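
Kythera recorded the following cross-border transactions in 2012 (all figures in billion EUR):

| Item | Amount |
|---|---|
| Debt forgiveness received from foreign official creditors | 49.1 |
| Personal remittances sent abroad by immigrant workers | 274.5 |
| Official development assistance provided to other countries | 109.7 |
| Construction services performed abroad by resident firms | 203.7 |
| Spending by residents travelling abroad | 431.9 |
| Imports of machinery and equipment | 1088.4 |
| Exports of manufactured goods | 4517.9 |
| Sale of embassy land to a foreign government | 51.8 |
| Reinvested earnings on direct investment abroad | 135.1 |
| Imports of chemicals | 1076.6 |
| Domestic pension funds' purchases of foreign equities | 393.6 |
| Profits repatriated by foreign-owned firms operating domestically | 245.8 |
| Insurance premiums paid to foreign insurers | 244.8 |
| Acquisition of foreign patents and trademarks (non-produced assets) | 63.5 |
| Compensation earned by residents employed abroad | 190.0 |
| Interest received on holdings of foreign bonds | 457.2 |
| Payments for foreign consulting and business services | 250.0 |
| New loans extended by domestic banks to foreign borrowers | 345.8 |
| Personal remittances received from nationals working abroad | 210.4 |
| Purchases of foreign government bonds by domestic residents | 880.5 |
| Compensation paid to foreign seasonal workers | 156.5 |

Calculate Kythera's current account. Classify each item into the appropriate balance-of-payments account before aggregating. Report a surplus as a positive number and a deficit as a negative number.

Goods: -1076.6 + 4517.9 - 1088.4 = 2352.9
Services: -431.9 - 250.0 + 203.7 - 244.8 = -723.0
Primary income: 190.0 + 457.2 - 156.5 - 245.8 + 135.1 = 380.0
Secondary income: -274.5 + 210.4 - 109.7 = -173.8
Current account = 2352.9 + (-723.0) + 380.0 + (-173.8) = 1836.1
(Excluded from the current account — capital account: debt forgiveness received from foreign official creditors 49.1, sale of embassy land to a foreign government 51.8, acquisition of foreign patents and trademarks (non-produced assets) 63.5; financial account: domestic pension funds' purchases of foreign equities 393.6, new loans extended by domestic banks to foreign borrowers 345.8, purchases of foreign government bonds by domestic residents 880.5.)

1836.1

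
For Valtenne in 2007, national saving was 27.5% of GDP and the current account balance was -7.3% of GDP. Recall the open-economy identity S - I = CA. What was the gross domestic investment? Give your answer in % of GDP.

I = S - CA = 27.5 - (-7.3) = 34.8

34.8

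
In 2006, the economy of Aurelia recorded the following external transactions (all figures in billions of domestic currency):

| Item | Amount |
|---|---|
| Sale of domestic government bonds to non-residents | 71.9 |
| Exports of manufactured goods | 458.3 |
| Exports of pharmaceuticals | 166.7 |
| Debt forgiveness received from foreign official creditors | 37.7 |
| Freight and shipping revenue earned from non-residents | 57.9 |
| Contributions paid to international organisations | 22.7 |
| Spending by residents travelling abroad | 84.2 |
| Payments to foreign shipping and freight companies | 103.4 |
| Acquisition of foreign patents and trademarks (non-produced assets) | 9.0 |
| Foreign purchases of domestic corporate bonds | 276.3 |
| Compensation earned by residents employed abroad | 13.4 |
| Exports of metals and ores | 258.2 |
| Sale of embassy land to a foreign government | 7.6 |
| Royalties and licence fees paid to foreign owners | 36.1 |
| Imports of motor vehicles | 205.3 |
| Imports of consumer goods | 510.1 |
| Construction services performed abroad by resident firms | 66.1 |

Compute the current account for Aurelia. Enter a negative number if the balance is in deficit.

Goods: -205.3 + 166.7 + 458.3 - 510.1 + 258.2 = 167.8
Services: 57.9 - 36.1 - 84.2 - 103.4 + 66.1 = -99.7
Primary income: 13.4
Secondary income: -22.7
Current account = 167.8 + (-99.7) + 13.4 + (-22.7) = 58.8
(Excluded from the current account — financial account: sale of domestic government bonds to non-residents 71.9, foreign purchases of domestic corporate bonds 276.3; capital account: debt forgiveness received from foreign official creditors 37.7, acquisition of foreign patents and trademarks (non-produced assets) 9.0, sale of embassy land to a foreign government 7.6.)

58.8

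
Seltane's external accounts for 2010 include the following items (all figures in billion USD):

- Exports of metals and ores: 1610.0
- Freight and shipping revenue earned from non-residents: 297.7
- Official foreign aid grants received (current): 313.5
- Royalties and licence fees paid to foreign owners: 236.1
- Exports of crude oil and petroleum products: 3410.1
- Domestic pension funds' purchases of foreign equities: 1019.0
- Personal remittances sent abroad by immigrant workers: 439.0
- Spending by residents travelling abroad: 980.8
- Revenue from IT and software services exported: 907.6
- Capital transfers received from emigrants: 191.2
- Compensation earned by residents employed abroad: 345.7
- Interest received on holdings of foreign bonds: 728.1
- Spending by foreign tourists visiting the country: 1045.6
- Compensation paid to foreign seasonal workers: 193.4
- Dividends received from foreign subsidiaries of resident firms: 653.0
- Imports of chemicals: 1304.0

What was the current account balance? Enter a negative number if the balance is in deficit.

Goods: 1610.0 - 1304.0 + 3410.1 = 3716.1
Services: 1045.6 + 297.7 + 907.6 - 236.1 - 980.8 = 1034.0
Primary income: 728.1 - 193.4 + 345.7 + 653.0 = 1533.4
Secondary income: 313.5 - 439.0 = -125.5
Current account = 3716.1 + 1034.0 + 1533.4 + (-125.5) = 6158.0
(Excluded from the current account — financial account: domestic pension funds' purchases of foreign equities 1019.0; capital account: capital transfers received from emigrants 191.2.)

6158.0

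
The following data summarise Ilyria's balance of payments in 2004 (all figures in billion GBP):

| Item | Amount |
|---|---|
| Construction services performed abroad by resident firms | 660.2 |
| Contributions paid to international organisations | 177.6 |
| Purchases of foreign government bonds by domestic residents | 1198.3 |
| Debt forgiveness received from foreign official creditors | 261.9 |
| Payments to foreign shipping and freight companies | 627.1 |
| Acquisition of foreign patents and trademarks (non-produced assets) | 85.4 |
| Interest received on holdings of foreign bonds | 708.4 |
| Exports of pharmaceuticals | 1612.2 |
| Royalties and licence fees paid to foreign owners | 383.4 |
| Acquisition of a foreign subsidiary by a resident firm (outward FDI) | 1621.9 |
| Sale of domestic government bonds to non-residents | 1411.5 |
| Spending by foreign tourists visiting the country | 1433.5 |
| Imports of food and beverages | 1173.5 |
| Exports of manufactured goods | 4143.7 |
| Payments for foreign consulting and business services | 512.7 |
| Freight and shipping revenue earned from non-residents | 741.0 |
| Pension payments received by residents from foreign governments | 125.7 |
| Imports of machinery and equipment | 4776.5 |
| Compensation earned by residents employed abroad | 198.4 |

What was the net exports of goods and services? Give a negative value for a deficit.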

++++++++

▸ **EXERCISE**:
From the entries, copy every line in which the word "workers" occurs.

▸ **ANSWER TO THIS TASK**:
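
| Personal remittances sent abroad by immigrant workers | 274.5 |
| Compensation paid to foreign seasonal workers | 156.5 |
- Personal remittances sent abroad by immigrant workers: 439.0
- Compensation paid to foreign seasonal workers: 193.4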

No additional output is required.